### Directions
From the line containing "Let V = (-4" to the end of the entries, return every line exactly, both ends included, and add nothing.

[Dataset items]

________________________________________

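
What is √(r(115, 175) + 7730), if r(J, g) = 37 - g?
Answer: 2*√1898 ≈ 87.132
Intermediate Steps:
√(r(115, 175) + 7730) = √((37 - 1*175) + 7730) = √((37 - 175) + 7730) = √(-138 + 7730) = √7592 = 2*√1898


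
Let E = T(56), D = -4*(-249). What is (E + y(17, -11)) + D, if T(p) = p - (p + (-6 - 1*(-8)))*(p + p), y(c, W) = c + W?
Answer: -5438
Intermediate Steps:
y(c, W) = W + c
D = 996
T(p) = p - 2*p*(2 + p) (T(p) = p - (p + (-6 + 8))*2*p = p - (p + 2)*2*p = p - (2 + p)*2*p = p - 2*p*(2 + p))
E = -6440 (E = -1*56*(3 + 2*56) = -1*56*(3 + 112) = -1*56*115 = -6440)
(E + y(17, -11)) + D = (-6440 + (-11 + 17)) + 996 = (-6440 + 6) + 996 = -6434 + 996 = -5438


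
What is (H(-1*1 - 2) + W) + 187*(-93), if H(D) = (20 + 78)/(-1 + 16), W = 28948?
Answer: 173453/15 ≈ 11564.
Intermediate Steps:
H(D) = 98/15
(H(-1*1 - 2) + W) + 187*(-93) = (98/15 + 28948) + 187*(-93) = 434318/15 - 17391 = 173453/15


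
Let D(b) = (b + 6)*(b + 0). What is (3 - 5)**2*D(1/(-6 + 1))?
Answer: -116/25 ≈ -4.6400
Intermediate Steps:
D(b) = b*(6 + b) (D(b) = (6 + b)*b = b*(6 + b))
(3 - 5)**2*D(1/(-6 + 1)) = (3 - 5)**2*((6 + 1/(-6 + 1))/(-6 + 1)) = (-2)**2*((6 + 1/(-5))/(-5)) = 4*(-(6 - 1/5)/5) = 4*(-1/5*29/5) = 4*(-29/25) = -116/25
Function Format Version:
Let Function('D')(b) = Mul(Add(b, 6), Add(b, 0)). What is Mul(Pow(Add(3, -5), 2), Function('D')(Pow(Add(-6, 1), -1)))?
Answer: Rational(-116, 25) ≈ -4.6400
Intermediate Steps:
Function('D')(b) = Mul(b, Add(6, b)) (Function('D')(b) = Mul(Add(6, b), b) = Mul(b, Add(6, b)))
Mul(Pow(Add(3, -5), 2), Function('D')(Pow(Add(-6, 1), -1))) = Mul(Pow(Add(3, -5), 2), Mul(Pow(Add(-6, 1), -1), Add(6, Pow(Add(-6, 1), -1)))) = Mul(Pow(-2, 2), Mul(Pow(-5, -1), Add(6, Pow(-5, -1)))) = Mul(4, Mul(Rational(-1, 5), Add(6, Rational(-1, 5)))) = Mul(4, Mul(Rational(-1, 5), Rational(29, 5))) = Mul(4, Rational(-29, 25)) = Rational(-116, 25)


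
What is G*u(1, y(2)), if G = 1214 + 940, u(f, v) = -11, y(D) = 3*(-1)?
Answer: -23694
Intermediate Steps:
y(D) = -3
G = 2154
G*u(1, y(2)) = 2154*(-11) = -23694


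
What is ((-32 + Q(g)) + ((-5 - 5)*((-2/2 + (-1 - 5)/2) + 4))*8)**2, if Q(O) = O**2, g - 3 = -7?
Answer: 256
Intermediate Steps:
g = -4 (g = 3 - 7 = -4)
((-32 + Q(g)) + ((-5 - 5)*((-2/2 + (-1 - 5)/2) + 4))*8)**2 = ((-32 + (-4)**2) + ((-5 - 5)*((-2/2 + (-1 - 5)/2) + 4))*8)**2 = ((-32 + 16) - 10*((-2*1/2 - 6*1/2) + 4)*8)**2 = (-16 - 10*((-1 - 3) + 4)*8)**2 = (-16 - 10*(-4 + 4)*8)**2 = (-16 - 10*0*8)**2 = (-16 + 0*8)**2 = (-16 + 0)**2 = (-16)**2 = 256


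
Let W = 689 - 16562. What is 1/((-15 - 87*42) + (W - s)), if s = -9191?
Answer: -1/10351 ≈ -9.6609e-5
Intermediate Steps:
W = -15873
1/((-15 - 87*42) + (W - s)) = 1/((-15 - 87*42) + (-15873 - 1*(-9191))) = 1/((-15 - 3654) + (-15873 + 9191)) = 1/(-3669 - 6682) = 1/(-10351) = -1/10351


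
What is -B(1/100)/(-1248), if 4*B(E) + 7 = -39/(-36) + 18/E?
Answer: 21529/59904 ≈ 0.35939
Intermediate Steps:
B(E) = -71/48 + 9/(2*E) (B(E) = -7/4 + (-39/(-36) + 18/E)/4 = -7/4 + (-39*(-1/36) + 18/E)/4 = -7/4 + (13/12 + 18/E)/4 = -7/4 + (13/48 + 9/(2*E)) = -71/48 + 9/(2*E))
-B(1/100)/(-1248) = -(216 - 71/100)/(48*(1/100))/(-1248) = -(216 - 71*1/100)/(48*(1/100))*(-1)/1248 = -(1/48)*100*(216 - 71/100)*(-1)/1248 = -(1/48)*100*(21529/100)*(-1)/1248 = -21529*(-1)/(48*1248) = -1*(-21529/59904) = 21529/59904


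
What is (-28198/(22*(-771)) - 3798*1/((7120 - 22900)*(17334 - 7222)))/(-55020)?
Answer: -374962069913/12409676454067200 ≈ -3.0215e-5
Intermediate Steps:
(-28198/(22*(-771)) - 3798*1/((7120 - 22900)*(17334 - 7222)))/(-55020) = (-28198/(-16962) - 3798/(10112*(-15780)))*(-1/55020) = (-28198*(-1/16962) - 3798/(-159567360))*(-1/55020) = (14099/8481 - 3798*(-1/159567360))*(-1/55020) = (14099/8481 + 633/26594560)*(-1/55020) = (374962069913/225548463360)*(-1/55020) = -374962069913/12409676454067200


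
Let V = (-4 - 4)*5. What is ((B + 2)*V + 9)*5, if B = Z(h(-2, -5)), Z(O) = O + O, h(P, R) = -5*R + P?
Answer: -9555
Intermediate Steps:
h(P, R) = P - 5*R
V = -40 (V = -8*5 = -40)
Z(O) = 2*O
B = 46 (B = 2*(-2 - 5*(-5)) = 2*(-2 + 25) = 2*23 = 46)
((B + 2)*V + 9)*5 = ((46 + 2)*(-40) + 9)*5 = (48*(-40) + 9)*5 = (-1920 + 9)*5 = -1911*5 = -9555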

________________________________________

### Output for this task
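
Let V = (-4 - 4)*5. What is ((B + 2)*V + 9)*5, if B = Z(h(-2, -5)), Z(O) = O + O, h(P, R) = -5*R + P?
Answer: -9555
Intermediate Steps:
h(P, R) = P - 5*R
V = -40 (V = -8*5 = -40)
Z(O) = 2*O
B = 46 (B = 2*(-2 - 5*(-5)) = 2*(-2 + 25) = 2*23 = 46)
((B + 2)*V + 9)*5 = ((46 + 2)*(-40) + 9)*5 = (48*(-40) + 9)*5 = (-1920 + 9)*5 = -1911*5 = -9555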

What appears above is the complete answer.